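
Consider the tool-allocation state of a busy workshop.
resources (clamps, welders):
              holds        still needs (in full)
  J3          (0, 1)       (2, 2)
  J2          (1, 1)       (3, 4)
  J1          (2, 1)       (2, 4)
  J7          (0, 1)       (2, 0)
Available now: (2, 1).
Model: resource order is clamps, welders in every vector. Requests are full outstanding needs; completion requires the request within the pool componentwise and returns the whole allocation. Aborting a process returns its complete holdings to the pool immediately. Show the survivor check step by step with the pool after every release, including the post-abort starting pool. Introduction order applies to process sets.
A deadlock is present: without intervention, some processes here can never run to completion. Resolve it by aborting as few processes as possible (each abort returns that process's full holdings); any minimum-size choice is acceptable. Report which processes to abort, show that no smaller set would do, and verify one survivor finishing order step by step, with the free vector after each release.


Minimum abort set: J2.
Key observation: before aborting J2, J1 was permanently blocked — no order could ever run it; afterwards it completes at step 3.
Minimality: the empty abort set fails — the state is deadlocked as it stands.
Survivors finish in the order: J7, J3, J1. Verifying each step (pool after the aborts first):
  pool = (3, 2)
  run J7 (needs (2, 0), free (3, 2)); after release of (0, 1) the pool is (3, 3)
  run J3 (needs (2, 2), free (3, 3)); after release of (0, 1) the pool is (3, 4)
  run J1 (needs (2, 4), free (3, 4)); after release of (2, 1) the pool is (5, 5)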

•••••

◆ **Try it**:
Output all of the entries without altering a single word.

◆ **Output below**:
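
Consider the tool-allocation state of a busy workshop.
resources (clamps, welders):
              holds        still needs (in full)
  J3          (0, 1)       (2, 2)
  J2          (1, 1)       (3, 4)
  J1          (2, 1)       (2, 4)
  J7          (0, 1)       (2, 0)
Available now: (2, 1).
Model: resource order is clamps, welders in every vector. Requests are full outstanding needs; completion requires the request within the pool componentwise and returns the whole allocation. Aborting a process returns its complete holdings to the pool immediately. Show the survivor check step by step with the pool after every release, including the post-abort starting pool. Introduction order applies to process sets.
A deadlock is present: without intervention, some processes here can never run to completion. Resolve it by aborting as few processes as possible (each abort returns that process's full holdings); any minimum-size choice is acceptable. Report which processes to abort, show that no smaller set would do, and verify one survivor finishing order step by step, with the free vector after each release.


Minimum abort set: J2.
Key observation: before aborting J2, J1 was permanently blocked — no order could ever run it; afterwards it completes at step 3.
Minimality: the empty abort set fails — the state is deadlocked as it stands.
Survivors finish in the order: J7, J3, J1. Verifying each step (pool after the aborts first):
  pool = (3, 2)
  run J7 (needs (2, 0), free (3, 2)); after release of (0, 1) the pool is (3, 3)
  run J3 (needs (2, 2), free (3, 3)); after release of (0, 1) the pool is (3, 4)
  run J1 (needs (2, 4), free (3, 4)); after release of (2, 1) the pool is (5, 5)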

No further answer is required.